• [YOUR INSTRUCTIONS]:
Set down, character for character, everything in the records below from the line holding "The personalized subject —" down to the line holding "91 | 82 | 146 |", and no other line.

☆ ☆ ☆ ☆ ☆

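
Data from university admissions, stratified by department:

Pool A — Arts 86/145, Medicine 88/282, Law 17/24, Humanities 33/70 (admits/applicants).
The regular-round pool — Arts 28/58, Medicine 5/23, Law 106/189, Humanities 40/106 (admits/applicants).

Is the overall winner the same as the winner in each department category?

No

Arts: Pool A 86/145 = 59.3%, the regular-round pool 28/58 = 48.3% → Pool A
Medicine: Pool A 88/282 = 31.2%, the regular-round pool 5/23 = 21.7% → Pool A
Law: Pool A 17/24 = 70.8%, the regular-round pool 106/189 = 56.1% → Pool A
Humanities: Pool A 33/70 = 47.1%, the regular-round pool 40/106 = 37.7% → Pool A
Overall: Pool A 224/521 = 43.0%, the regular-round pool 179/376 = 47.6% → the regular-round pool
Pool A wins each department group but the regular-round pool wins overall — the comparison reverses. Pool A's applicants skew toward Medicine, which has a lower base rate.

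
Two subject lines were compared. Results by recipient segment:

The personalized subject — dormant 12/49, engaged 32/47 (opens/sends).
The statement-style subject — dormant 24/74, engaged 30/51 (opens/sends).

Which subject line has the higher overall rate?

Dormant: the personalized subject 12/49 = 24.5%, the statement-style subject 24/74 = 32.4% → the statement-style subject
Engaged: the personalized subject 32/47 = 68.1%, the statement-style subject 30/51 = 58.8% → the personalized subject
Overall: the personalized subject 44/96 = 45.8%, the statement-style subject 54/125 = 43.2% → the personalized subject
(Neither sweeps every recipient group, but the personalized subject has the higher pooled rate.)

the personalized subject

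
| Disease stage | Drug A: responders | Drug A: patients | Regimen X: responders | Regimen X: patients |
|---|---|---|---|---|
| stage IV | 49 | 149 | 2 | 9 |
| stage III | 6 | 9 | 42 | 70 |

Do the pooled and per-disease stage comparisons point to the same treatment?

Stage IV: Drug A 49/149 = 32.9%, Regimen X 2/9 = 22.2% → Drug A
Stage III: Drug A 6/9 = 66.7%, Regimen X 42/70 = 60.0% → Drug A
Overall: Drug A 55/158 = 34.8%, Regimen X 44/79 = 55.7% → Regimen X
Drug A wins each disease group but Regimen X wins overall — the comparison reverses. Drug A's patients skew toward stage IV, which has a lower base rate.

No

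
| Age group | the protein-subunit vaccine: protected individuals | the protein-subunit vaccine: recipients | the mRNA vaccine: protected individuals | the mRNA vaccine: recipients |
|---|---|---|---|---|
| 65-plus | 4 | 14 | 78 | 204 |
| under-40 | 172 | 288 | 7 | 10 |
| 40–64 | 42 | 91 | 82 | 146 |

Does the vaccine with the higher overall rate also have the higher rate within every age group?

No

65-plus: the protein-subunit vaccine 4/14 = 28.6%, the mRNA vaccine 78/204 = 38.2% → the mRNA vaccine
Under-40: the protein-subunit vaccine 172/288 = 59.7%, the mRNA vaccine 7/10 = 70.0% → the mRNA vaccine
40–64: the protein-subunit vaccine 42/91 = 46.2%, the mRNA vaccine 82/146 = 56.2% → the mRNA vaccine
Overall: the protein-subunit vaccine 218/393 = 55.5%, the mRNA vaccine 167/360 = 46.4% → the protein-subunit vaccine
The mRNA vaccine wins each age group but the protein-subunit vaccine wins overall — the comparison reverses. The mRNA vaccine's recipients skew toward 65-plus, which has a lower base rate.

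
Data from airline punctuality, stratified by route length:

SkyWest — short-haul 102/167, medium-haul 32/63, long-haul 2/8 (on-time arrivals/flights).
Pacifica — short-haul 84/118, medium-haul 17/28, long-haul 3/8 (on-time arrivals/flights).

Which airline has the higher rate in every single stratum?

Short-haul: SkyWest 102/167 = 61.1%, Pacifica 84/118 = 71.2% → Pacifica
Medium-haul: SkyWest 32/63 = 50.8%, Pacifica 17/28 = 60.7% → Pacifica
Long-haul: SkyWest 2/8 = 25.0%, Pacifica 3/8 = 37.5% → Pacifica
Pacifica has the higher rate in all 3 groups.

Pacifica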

☆ ☆ ☆ ☆ ☆

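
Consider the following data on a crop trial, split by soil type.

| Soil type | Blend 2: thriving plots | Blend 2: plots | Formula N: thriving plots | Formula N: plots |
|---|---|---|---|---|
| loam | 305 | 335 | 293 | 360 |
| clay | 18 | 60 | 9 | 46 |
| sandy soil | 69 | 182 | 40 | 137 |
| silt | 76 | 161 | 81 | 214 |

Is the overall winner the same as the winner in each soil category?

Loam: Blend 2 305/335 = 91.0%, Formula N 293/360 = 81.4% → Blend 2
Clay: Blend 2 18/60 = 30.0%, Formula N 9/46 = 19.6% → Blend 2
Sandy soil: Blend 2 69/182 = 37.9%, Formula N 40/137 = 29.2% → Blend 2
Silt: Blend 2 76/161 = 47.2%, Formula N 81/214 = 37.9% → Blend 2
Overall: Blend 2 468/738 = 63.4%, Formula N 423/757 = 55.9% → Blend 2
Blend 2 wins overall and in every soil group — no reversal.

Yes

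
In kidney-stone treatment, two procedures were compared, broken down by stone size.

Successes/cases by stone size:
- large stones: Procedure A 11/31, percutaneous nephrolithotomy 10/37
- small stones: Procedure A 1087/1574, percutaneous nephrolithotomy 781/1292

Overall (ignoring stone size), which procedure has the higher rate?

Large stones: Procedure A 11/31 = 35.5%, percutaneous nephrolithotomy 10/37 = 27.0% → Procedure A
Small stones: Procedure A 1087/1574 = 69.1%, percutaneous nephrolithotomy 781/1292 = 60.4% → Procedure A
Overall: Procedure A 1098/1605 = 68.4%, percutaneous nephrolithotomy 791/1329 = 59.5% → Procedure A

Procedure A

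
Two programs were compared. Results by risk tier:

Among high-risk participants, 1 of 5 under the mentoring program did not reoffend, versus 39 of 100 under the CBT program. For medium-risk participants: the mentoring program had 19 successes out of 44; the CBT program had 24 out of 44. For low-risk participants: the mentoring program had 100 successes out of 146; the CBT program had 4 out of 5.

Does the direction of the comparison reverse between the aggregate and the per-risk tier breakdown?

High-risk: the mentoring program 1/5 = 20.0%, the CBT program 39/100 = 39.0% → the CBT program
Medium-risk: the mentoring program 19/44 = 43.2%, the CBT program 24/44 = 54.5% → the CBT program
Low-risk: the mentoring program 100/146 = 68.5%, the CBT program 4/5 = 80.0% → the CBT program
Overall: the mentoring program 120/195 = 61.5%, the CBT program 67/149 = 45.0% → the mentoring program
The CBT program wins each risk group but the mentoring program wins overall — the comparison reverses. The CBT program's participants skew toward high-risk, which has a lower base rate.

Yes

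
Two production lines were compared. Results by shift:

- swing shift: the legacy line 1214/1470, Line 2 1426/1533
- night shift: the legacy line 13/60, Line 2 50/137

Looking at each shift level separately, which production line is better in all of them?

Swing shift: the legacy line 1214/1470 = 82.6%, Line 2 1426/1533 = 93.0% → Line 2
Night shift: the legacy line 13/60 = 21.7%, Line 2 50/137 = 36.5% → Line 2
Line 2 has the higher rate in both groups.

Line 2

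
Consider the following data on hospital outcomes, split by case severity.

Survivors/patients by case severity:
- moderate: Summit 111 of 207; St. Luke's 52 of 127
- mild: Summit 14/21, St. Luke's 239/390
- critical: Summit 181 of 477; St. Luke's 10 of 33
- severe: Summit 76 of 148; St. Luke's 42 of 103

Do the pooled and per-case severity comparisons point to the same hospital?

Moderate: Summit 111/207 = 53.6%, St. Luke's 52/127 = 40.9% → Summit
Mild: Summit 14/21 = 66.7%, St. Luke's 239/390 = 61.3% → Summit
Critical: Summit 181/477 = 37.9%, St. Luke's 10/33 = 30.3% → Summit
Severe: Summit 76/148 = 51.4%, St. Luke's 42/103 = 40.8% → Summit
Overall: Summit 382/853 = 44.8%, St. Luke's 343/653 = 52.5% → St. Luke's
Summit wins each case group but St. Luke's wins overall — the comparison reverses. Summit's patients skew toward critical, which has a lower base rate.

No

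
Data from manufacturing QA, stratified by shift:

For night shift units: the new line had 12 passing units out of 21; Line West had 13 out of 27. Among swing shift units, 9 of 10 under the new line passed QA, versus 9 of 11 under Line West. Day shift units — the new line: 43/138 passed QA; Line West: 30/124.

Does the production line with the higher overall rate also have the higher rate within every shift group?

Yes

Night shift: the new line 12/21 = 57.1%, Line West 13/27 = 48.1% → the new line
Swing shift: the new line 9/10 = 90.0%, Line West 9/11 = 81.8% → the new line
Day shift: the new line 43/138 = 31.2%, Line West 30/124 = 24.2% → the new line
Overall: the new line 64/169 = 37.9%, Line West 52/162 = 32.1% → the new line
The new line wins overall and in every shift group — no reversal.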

☆ ☆ ☆ ☆ ☆

• [EXERCISE RESULT]:
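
The personalized subject — dormant 12/49, engaged 32/47 (opens/sends).
The statement-style subject — dormant 24/74, engaged 30/51 (opens/sends).

Which subject line has the higher overall rate?

Dormant: the personalized subject 12/49 = 24.5%, the statement-style subject 24/74 = 32.4% → the statement-style subject
Engaged: the personalized subject 32/47 = 68.1%, the statement-style subject 30/51 = 58.8% → the personalized subject
Overall: the personalized subject 44/96 = 45.8%, the statement-style subject 54/125 = 43.2% → the personalized subject
(Neither sweeps every recipient group, but the personalized subject has the higher pooled rate.)

the personalized subject

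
| Disease stage | Drug A: responders | Drug A: patients | Regimen X: responders | Regimen X: patients |
|---|---|---|---|---|
| stage IV | 49 | 149 | 2 | 9 |
| stage III | 6 | 9 | 42 | 70 |

Do the pooled and per-disease stage comparisons point to the same treatment?

Stage IV: Drug A 49/149 = 32.9%, Regimen X 2/9 = 22.2% → Drug A
Stage III: Drug A 6/9 = 66.7%, Regimen X 42/70 = 60.0% → Drug A
Overall: Drug A 55/158 = 34.8%, Regimen X 44/79 = 55.7% → Regimen X
Drug A wins each disease group but Regimen X wins overall — the comparison reverses. Drug A's patients skew toward stage IV, which has a lower base rate.

No

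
| Age group | the protein-subunit vaccine: protected individuals | the protein-subunit vaccine: recipients | the mRNA vaccine: protected individuals | the mRNA vaccine: recipients |
|---|---|---|---|---|
| 65-plus | 4 | 14 | 78 | 204 |
| under-40 | 172 | 288 | 7 | 10 |
| 40–64 | 42 | 91 | 82 | 146 |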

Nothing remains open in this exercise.